• [Your objective]: Set down all of the records exactly.

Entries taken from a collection
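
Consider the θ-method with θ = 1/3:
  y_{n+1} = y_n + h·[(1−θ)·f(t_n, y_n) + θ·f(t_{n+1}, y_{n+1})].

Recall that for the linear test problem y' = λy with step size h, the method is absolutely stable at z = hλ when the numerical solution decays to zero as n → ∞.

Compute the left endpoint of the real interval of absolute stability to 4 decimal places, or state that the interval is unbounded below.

Set f=λy, z=hλ:
  y_{n+1} = y_n + z·[2/3·y_n + 1/3·y_{n+1}] ⇒ (1 − 1/3z)y_{n+1} = (1 + 2/3z)y_n
  ⇒ R(z) = (1 + 2/3z)/(1 − 1/3z).

Solve |R(x)|<1 on ℝ⁻.
x=-1.19: |R|=0.1480
R=−1: 1+2/3x = −1+1/3x ⇒ -1/3x=2 ⇒ x=2/(-1/3)=-6.0000
Confirm numerically:
  x=-5.775: |R|=0.97436 <1
  x=-4.839: |R|=0.85189 <1
  x=-4.163: |R|=0.74354 <1
  x=-4.054: |R|=0.72413 <1
  x=-6.314: |R|=1.03371 >1
  x=-6.237: |R|=1.02566 >1
  x=-6.098: |R|=1.01077 >1
Interval (-6.0000, 0).

left endpoint -6.0000.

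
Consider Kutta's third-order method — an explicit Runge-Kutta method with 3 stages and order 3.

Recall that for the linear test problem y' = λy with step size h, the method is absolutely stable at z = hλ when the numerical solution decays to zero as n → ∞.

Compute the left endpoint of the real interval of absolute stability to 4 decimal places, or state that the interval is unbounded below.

Test eqn y'=λy, z=hλ:
  order 3, 3-stage ⇒ R(z)=1+z+z^2/2+z^3/6
  (e.g. R(-1.09)=0.28821, |R|=0.28821)

Solve |R(x)|<1 on ℝ⁻.
x=-1.09: |R|=0.2882
|R(-2.85)|=1.6469 |R(-1.49)|=0.0687 |R(-1.13)|=0.2680
Bisect:
  x_lo=-2.9973 |R|=1.9932  x_hi=-0.2173 |R|=0.8046
  mid=-1.60727 |R|=0.00763 →hi
  mid=-2.30227 |R|=0.68589 →hi
  mid=-2.64977 |R|=1.23993 →lo
  mid=-2.47602 |R|=0.94063 →hi
  mid=-2.56290 |R|=1.08438 →lo
  mid=-2.51946 |R|=1.01107 →lo
  mid=-2.49774 |R|=0.97550 →hi
  mid=-2.50860 |R|=0.99320 →hi
  ...
  [-2.51284,-2.51267] ⇒ x*=-2.5127
Interval (-2.5127, 0).

left endpoint -2.5127.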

• [Result for this task]:
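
Consider the θ-method with θ = 1/3:
  y_{n+1} = y_n + h·[(1−θ)·f(t_n, y_n) + θ·f(t_{n+1}, y_{n+1})].

Recall that for the linear test problem y' = λy with step size h, the method is absolutely stable at z = hλ when the numerical solution decays to zero as n → ∞.

Compute the left endpoint of the real interval of absolute stability to 4 decimal places, or state that the interval is unbounded below.

Set f=λy, z=hλ:
  y_{n+1} = y_n + z·[2/3·y_n + 1/3·y_{n+1}] ⇒ (1 − 1/3z)y_{n+1} = (1 + 2/3z)y_n
  ⇒ R(z) = (1 + 2/3z)/(1 − 1/3z).

Solve |R(x)|<1 on ℝ⁻.
x=-1.19: |R|=0.1480
R=−1: 1+2/3x = −1+1/3x ⇒ -1/3x=2 ⇒ x=2/(-1/3)=-6.0000
Confirm numerically:
  x=-5.775: |R|=0.97436 <1
  x=-4.839: |R|=0.85189 <1
  x=-4.163: |R|=0.74354 <1
  x=-4.054: |R|=0.72413 <1
  x=-6.314: |R|=1.03371 >1
  x=-6.237: |R|=1.02566 >1
  x=-6.098: |R|=1.01077 >1
Interval (-6.0000, 0).

left endpoint -6.0000.

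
Consider Kutta's third-order method — an explicit Runge-Kutta method with 3 stages and order 3.

Recall that for the linear test problem y' = λy with step size h, the method is absolutely stable at z = hλ when the numerical solution decays to zero as n → ∞.

Compute the left endpoint of the real interval of absolute stability to 4 decimal places, or state that the interval is unbounded below.

Test eqn y'=λy, z=hλ:
  order 3, 3-stage ⇒ R(z)=1+z+z^2/2+z^3/6
  (e.g. R(-1.09)=0.28821, |R|=0.28821)

Solve |R(x)|<1 on ℝ⁻.
x=-1.09: |R|=0.2882
|R(-2.85)|=1.6469 |R(-1.49)|=0.0687 |R(-1.13)|=0.2680
Bisect:
  x_lo=-2.9973 |R|=1.9932  x_hi=-0.2173 |R|=0.8046
  mid=-1.60727 |R|=0.00763 →hi
  mid=-2.30227 |R|=0.68589 →hi
  mid=-2.64977 |R|=1.23993 →lo
  mid=-2.47602 |R|=0.94063 →hi
  mid=-2.56290 |R|=1.08438 →lo
  mid=-2.51946 |R|=1.01107 →lo
  mid=-2.49774 |R|=0.97550 →hi
  mid=-2.50860 |R|=0.99320 →hi
  ...
  [-2.51284,-2.51267] ⇒ x*=-2.5127
Interval (-2.5127, 0).

left endpoint -2.5127.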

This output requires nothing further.